Exercise details:
A line below contains "Gather x: 9*n^2", and a later one contains "Iteratively Factor: m^4". Repeat both, with every line between them, exactly.

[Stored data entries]
####

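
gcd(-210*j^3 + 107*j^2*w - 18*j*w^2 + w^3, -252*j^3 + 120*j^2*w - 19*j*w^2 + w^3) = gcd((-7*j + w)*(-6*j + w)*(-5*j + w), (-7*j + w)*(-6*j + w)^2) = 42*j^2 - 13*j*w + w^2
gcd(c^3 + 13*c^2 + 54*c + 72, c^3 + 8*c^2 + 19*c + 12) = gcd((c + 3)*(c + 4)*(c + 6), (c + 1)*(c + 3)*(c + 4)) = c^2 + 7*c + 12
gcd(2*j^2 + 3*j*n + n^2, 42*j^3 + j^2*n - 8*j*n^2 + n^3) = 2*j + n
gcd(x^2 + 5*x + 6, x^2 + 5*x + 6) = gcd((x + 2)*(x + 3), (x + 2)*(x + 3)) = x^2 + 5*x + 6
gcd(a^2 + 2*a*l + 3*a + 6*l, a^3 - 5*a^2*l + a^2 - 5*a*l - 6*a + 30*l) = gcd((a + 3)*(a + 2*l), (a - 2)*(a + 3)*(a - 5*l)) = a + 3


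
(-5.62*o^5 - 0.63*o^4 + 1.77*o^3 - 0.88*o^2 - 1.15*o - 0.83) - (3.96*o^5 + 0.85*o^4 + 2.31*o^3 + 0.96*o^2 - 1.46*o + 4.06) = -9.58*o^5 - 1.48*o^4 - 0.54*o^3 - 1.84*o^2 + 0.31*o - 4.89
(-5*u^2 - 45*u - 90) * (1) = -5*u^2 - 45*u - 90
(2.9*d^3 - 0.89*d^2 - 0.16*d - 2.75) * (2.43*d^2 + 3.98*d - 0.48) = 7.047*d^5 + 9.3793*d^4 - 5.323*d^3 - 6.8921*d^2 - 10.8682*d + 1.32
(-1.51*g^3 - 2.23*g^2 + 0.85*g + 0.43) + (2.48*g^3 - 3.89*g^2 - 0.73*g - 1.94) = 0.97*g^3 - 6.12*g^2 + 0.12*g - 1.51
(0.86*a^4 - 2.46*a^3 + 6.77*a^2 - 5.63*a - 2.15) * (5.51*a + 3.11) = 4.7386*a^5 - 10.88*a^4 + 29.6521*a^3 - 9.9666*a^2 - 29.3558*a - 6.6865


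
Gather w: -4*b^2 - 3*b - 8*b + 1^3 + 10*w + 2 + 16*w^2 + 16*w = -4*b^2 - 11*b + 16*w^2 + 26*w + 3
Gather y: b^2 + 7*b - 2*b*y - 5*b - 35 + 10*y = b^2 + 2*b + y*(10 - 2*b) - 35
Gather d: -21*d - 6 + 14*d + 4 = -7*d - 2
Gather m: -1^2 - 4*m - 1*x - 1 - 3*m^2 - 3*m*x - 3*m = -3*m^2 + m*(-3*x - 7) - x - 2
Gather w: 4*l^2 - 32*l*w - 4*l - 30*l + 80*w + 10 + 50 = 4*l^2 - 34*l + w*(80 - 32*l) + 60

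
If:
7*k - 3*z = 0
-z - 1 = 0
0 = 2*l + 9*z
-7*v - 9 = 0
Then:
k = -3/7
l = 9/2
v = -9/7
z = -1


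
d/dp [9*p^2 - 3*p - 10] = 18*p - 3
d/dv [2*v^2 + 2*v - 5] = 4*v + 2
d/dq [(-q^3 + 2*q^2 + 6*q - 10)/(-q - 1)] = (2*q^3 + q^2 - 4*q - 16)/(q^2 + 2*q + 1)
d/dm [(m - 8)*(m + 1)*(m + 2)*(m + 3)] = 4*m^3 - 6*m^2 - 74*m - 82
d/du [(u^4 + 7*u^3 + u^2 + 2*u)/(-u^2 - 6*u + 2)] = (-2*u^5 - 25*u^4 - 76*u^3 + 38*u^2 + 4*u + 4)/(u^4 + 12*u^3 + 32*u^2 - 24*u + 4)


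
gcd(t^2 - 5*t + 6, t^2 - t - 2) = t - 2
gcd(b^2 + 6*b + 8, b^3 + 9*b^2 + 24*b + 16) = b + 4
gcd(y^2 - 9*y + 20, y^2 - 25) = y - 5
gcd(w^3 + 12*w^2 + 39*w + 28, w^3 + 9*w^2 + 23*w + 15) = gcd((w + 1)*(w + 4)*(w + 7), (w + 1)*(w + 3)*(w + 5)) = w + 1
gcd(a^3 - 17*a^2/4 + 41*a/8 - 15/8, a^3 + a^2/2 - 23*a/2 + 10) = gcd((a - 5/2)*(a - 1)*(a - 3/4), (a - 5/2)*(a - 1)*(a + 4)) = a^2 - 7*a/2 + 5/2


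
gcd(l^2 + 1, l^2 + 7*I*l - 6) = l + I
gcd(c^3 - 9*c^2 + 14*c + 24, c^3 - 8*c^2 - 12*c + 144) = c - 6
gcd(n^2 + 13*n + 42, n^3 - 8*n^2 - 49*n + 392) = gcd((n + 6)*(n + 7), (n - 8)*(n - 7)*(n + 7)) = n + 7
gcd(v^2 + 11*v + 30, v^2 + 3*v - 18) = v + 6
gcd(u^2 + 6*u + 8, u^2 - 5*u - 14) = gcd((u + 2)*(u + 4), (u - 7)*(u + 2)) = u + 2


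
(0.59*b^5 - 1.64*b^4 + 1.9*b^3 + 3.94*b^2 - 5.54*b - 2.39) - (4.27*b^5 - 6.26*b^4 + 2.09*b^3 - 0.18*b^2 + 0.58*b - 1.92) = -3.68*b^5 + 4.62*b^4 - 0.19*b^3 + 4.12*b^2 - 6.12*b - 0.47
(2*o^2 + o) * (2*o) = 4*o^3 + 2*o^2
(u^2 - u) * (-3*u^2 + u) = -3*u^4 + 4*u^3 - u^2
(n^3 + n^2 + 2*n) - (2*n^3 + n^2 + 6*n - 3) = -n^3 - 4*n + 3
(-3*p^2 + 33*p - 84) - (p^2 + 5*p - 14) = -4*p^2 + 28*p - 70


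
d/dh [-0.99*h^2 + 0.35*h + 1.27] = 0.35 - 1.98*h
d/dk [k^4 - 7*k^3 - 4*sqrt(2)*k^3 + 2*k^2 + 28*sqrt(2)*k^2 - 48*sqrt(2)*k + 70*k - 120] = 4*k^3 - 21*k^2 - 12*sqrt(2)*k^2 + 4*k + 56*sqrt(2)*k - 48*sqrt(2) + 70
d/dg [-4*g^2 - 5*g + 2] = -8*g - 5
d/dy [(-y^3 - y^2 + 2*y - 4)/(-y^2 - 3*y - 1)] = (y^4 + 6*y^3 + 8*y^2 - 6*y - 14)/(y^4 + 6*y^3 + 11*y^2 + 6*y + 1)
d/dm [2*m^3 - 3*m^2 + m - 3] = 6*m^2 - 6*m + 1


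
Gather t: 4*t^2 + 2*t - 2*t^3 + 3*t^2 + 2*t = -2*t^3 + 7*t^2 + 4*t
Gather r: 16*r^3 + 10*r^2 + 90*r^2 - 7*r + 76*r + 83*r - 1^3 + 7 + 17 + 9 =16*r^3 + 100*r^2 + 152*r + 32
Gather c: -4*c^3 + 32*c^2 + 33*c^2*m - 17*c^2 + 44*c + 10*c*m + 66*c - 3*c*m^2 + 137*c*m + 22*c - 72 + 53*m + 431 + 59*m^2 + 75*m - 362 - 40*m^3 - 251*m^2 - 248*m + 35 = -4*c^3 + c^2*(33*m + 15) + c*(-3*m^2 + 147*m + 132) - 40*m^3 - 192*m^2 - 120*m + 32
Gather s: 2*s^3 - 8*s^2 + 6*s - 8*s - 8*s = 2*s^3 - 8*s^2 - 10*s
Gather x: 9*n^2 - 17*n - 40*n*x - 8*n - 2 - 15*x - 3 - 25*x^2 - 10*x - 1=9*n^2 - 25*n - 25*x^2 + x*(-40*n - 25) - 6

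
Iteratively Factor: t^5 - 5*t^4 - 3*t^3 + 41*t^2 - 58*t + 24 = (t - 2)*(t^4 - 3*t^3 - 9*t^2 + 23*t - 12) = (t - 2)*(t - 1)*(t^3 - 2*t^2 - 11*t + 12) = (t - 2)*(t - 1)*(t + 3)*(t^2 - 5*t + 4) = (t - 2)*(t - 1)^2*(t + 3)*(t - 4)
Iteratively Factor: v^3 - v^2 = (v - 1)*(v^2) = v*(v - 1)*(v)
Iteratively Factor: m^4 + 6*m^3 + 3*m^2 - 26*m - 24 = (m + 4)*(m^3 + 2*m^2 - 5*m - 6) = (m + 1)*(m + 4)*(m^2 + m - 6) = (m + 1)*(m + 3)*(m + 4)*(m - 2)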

####

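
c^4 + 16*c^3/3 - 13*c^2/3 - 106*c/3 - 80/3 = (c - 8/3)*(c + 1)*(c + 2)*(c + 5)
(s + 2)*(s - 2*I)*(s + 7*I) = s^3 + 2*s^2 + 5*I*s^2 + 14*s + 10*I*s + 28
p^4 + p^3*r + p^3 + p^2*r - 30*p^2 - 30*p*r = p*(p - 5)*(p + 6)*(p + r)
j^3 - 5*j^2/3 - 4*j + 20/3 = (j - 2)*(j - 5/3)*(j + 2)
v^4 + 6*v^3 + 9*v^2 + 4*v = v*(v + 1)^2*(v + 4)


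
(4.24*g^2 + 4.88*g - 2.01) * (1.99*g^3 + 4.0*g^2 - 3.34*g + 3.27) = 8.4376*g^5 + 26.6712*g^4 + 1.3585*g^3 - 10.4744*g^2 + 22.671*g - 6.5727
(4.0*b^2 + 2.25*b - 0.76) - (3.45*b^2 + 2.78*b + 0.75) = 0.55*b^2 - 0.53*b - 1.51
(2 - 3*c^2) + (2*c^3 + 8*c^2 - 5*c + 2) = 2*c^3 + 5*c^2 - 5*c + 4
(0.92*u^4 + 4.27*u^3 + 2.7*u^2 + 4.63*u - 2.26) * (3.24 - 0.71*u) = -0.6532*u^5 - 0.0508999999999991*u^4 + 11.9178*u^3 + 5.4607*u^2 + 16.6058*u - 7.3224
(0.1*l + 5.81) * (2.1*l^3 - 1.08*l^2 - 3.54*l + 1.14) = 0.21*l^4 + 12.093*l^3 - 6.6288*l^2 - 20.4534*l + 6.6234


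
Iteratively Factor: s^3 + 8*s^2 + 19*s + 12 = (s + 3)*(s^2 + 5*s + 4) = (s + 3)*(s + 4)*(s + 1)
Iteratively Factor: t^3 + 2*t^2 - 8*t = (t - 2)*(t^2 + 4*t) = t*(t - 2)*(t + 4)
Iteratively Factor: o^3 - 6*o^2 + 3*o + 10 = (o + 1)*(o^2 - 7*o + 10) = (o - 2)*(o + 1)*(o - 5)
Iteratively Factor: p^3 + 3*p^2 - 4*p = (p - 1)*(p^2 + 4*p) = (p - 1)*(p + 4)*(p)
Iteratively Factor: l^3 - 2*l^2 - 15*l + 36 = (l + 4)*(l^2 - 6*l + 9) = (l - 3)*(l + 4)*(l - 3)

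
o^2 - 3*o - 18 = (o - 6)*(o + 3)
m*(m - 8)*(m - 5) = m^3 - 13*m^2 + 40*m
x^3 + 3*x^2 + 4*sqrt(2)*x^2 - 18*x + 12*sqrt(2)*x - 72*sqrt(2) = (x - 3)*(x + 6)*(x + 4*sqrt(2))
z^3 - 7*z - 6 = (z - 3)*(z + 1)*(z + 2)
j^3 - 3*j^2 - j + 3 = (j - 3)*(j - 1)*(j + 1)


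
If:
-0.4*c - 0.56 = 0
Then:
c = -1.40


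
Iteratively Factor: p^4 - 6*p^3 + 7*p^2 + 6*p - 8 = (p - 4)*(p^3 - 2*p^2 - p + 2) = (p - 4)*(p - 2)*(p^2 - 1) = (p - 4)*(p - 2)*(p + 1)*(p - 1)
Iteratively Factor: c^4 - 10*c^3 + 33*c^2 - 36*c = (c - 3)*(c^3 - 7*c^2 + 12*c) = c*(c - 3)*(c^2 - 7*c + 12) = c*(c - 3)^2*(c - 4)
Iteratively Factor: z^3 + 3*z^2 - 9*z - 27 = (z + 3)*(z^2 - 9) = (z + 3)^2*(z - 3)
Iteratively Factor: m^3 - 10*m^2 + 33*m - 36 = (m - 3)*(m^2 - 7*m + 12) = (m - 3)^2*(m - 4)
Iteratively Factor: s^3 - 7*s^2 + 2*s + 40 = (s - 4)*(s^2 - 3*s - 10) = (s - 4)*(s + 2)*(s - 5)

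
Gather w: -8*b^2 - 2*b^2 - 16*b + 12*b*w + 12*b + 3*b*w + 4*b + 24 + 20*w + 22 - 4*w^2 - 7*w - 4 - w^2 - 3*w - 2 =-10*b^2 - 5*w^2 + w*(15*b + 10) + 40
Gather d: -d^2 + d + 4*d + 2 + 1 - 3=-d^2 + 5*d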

####

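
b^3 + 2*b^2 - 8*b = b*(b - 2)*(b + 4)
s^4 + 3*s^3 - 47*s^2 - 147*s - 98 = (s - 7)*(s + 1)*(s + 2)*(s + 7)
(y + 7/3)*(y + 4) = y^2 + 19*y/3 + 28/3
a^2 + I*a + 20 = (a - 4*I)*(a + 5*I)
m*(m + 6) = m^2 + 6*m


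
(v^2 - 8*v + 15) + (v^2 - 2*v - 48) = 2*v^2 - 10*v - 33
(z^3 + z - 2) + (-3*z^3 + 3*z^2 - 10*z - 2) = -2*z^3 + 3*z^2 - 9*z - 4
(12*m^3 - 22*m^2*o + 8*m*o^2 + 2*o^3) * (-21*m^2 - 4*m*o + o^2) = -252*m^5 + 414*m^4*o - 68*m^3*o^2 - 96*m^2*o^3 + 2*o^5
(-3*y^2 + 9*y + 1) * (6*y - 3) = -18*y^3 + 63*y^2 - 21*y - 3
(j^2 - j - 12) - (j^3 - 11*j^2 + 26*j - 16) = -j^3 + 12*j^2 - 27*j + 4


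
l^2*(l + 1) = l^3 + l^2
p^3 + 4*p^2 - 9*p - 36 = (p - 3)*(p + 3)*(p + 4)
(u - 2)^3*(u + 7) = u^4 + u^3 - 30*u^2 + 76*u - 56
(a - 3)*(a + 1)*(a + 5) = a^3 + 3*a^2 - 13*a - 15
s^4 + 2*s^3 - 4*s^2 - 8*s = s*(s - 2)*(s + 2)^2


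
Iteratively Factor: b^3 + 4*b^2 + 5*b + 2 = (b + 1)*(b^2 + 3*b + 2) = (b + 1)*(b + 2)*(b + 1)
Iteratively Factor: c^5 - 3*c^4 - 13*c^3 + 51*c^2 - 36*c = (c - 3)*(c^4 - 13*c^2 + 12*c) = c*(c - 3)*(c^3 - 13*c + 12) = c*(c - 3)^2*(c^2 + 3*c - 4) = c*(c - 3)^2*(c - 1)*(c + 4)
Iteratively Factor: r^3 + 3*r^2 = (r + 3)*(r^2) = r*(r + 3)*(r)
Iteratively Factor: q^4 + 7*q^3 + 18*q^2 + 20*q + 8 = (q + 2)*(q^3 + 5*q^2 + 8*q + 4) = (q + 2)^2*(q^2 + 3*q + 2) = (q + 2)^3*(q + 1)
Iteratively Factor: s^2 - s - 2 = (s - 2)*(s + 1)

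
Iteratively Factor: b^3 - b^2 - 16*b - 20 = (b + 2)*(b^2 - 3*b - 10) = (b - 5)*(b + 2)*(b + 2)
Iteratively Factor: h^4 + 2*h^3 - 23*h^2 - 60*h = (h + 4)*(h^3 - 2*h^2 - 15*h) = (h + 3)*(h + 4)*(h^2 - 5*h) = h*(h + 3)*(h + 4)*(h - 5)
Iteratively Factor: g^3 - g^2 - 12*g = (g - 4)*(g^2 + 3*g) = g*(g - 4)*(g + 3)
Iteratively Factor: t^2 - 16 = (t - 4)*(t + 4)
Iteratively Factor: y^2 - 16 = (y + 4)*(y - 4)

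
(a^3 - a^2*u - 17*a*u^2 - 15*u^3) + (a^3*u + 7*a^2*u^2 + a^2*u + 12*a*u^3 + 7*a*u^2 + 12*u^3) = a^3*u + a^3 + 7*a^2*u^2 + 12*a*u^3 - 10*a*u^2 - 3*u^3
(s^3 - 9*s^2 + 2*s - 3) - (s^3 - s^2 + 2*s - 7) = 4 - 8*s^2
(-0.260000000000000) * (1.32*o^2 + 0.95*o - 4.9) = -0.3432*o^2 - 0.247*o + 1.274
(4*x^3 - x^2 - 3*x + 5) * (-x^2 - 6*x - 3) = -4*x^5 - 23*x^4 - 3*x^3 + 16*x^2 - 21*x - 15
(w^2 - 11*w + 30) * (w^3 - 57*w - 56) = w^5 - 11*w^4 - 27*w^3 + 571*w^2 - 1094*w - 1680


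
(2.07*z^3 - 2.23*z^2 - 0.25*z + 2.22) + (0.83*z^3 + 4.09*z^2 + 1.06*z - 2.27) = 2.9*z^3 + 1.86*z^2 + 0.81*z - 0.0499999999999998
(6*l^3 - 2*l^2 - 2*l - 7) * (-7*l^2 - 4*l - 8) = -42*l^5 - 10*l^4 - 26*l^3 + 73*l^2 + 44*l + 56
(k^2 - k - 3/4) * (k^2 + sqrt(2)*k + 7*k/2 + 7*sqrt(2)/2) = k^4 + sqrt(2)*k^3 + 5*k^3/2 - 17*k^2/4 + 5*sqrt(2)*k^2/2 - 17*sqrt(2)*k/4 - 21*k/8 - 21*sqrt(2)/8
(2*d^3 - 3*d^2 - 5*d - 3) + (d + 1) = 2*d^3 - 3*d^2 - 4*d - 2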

####

Final answer:
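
Gather x: 9*n^2 - 17*n - 40*n*x - 8*n - 2 - 15*x - 3 - 25*x^2 - 10*x - 1=9*n^2 - 25*n - 25*x^2 + x*(-40*n - 25) - 6

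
Iteratively Factor: t^5 - 5*t^4 - 3*t^3 + 41*t^2 - 58*t + 24 = (t - 2)*(t^4 - 3*t^3 - 9*t^2 + 23*t - 12) = (t - 2)*(t - 1)*(t^3 - 2*t^2 - 11*t + 12) = (t - 2)*(t - 1)*(t + 3)*(t^2 - 5*t + 4) = (t - 2)*(t - 1)^2*(t + 3)*(t - 4)
Iteratively Factor: v^3 - v^2 = (v - 1)*(v^2) = v*(v - 1)*(v)
Iteratively Factor: m^4 + 6*m^3 + 3*m^2 - 26*m - 24 = (m + 4)*(m^3 + 2*m^2 - 5*m - 6) = (m + 1)*(m + 4)*(m^2 + m - 6) = (m + 1)*(m + 3)*(m + 4)*(m - 2)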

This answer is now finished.